* [Recorded data]
+ + +

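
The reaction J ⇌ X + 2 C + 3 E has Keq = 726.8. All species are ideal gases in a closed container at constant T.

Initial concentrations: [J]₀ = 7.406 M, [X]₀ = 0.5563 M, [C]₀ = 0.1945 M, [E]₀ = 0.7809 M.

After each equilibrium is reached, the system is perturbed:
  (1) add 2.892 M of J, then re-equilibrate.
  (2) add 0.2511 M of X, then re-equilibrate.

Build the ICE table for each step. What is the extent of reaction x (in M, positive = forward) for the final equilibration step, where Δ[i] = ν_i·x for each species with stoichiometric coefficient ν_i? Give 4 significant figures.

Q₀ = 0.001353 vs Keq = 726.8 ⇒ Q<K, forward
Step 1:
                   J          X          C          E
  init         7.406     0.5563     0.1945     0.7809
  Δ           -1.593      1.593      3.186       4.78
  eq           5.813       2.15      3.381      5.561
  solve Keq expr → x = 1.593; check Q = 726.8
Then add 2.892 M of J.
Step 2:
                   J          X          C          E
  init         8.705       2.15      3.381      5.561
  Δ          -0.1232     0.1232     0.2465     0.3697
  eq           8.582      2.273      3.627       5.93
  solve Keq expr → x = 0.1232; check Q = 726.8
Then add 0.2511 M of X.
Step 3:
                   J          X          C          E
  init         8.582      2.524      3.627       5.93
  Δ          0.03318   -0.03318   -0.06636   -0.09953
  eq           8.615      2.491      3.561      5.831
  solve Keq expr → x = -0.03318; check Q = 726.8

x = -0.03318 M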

+ + +

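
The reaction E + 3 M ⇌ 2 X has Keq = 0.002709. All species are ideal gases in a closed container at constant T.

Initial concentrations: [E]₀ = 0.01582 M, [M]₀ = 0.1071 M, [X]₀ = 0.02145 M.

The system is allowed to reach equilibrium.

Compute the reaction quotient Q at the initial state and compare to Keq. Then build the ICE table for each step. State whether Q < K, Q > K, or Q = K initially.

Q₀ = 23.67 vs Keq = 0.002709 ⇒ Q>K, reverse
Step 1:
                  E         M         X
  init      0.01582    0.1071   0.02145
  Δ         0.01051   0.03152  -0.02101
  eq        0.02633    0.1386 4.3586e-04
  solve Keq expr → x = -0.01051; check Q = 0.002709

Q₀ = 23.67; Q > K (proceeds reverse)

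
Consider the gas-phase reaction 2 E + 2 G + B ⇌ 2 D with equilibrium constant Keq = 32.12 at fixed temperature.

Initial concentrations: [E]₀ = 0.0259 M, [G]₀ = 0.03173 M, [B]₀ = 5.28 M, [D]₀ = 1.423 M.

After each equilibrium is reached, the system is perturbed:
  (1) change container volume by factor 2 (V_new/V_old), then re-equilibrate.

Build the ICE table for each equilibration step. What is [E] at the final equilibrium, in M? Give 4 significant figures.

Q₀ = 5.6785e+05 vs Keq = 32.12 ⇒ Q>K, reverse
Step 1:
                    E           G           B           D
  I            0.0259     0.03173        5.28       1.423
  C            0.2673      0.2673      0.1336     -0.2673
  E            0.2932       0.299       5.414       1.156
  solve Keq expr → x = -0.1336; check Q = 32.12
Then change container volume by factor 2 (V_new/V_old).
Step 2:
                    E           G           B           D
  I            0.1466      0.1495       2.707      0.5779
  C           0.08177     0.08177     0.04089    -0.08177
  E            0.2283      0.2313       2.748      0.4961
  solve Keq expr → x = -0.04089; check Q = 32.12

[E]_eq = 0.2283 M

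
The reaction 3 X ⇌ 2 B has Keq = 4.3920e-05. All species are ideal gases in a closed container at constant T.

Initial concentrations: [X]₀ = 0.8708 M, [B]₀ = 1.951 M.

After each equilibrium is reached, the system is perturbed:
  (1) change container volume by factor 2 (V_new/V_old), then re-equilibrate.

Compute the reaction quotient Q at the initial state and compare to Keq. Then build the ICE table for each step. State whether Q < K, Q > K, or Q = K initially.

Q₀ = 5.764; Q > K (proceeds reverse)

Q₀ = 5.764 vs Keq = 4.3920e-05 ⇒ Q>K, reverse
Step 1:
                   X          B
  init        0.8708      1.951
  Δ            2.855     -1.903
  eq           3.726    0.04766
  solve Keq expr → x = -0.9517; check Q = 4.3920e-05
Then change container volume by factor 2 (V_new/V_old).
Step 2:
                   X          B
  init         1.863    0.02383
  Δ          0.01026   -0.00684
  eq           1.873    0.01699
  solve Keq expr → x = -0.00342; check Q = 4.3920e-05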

+ + +

* [What is required] Only one part of the material above is to be transcribed, namely the lines starting with the line that has "The reaction J" and going on through the line that has "(2) add 0.2511 M of X, then re-equilibrate.", exactly as they stand.

* [Answer to the exercise]
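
The reaction J ⇌ X + 2 C + 3 E has Keq = 726.8. All species are ideal gases in a closed container at constant T.

Initial concentrations: [J]₀ = 7.406 M, [X]₀ = 0.5563 M, [C]₀ = 0.1945 M, [E]₀ = 0.7809 M.

After each equilibrium is reached, the system is perturbed:
  (1) add 2.892 M of J, then re-equilibrate.
  (2) add 0.2511 M of X, then re-equilibrate.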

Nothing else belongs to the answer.